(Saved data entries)

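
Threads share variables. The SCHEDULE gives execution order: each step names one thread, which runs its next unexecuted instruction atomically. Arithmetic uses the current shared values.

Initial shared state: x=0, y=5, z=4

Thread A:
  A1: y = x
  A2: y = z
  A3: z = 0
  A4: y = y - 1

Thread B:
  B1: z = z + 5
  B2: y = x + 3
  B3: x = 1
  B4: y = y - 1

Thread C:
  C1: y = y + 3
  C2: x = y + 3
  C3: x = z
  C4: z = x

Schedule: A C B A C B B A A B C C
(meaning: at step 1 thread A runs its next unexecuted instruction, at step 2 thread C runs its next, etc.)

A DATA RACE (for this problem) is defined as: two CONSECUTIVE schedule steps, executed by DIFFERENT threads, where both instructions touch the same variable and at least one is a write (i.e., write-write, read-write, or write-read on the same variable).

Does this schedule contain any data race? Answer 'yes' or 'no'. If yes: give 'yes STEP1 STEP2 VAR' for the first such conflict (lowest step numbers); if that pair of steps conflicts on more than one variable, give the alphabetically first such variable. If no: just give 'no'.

Steps 1,2: A(y = x) vs C(y = y + 3). RACE on y (W-W).
Steps 2,3: C(r=y,w=y) vs B(r=z,w=z). No conflict.
Steps 3,4: B(z = z + 5) vs A(y = z). RACE on z (W-R).
Steps 4,5: A(y = z) vs C(x = y + 3). RACE on y (W-R).
Steps 5,6: C(x = y + 3) vs B(y = x + 3). RACE on x (W-R), y (R-W). Multiple vars; alphabetically first is x.
Steps 6,7: same thread (B). No race.
Steps 7,8: B(r=-,w=x) vs A(r=-,w=z). No conflict.
Steps 8,9: same thread (A). No race.
Steps 9,10: A(y = y - 1) vs B(y = y - 1). RACE on y (W-W).
Steps 10,11: B(r=y,w=y) vs C(r=z,w=x). No conflict.
Steps 11,12: same thread (C). No race.
First conflict at steps 1,2.

Answer: yes 1 2 y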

Problem to work on – Set the entries above down once more, exactly as they stand.

Task response –
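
Threads share variables. The SCHEDULE gives execution order: each step names one thread, which runs its next unexecuted instruction atomically. Arithmetic uses the current shared values.

Initial shared state: x=0, y=5, z=4

Thread A:
  A1: y = x
  A2: y = z
  A3: z = 0
  A4: y = y - 1

Thread B:
  B1: z = z + 5
  B2: y = x + 3
  B3: x = 1
  B4: y = y - 1

Thread C:
  C1: y = y + 3
  C2: x = y + 3
  C3: x = z
  C4: z = x

Schedule: A C B A C B B A A B C C
(meaning: at step 1 thread A runs its next unexecuted instruction, at step 2 thread C runs its next, etc.)

A DATA RACE (for this problem) is defined as: two CONSECUTIVE schedule steps, executed by DIFFERENT threads, where both instructions touch the same variable and at least one is a write (i.e., write-write, read-write, or write-read on the same variable).

Does this schedule contain any data race? Answer 'yes' or 'no'. If yes: give 'yes STEP1 STEP2 VAR' for the first such conflict (lowest step numbers); if that pair of steps conflicts on more than one variable, give the alphabetically first such variable. If no: just give 'no'.

Steps 1,2: A(y = x) vs C(y = y + 3). RACE on y (W-W).
Steps 2,3: C(r=y,w=y) vs B(r=z,w=z). No conflict.
Steps 3,4: B(z = z + 5) vs A(y = z). RACE on z (W-R).
Steps 4,5: A(y = z) vs C(x = y + 3). RACE on y (W-R).
Steps 5,6: C(x = y + 3) vs B(y = x + 3). RACE on x (W-R), y (R-W). Multiple vars; alphabetically first is x.
Steps 6,7: same thread (B). No race.
Steps 7,8: B(r=-,w=x) vs A(r=-,w=z). No conflict.
Steps 8,9: same thread (A). No race.
Steps 9,10: A(y = y - 1) vs B(y = y - 1). RACE on y (W-W).
Steps 10,11: B(r=y,w=y) vs C(r=z,w=x). No conflict.
Steps 11,12: same thread (C). No race.
First conflict at steps 1,2.

Answer: yes 1 2 y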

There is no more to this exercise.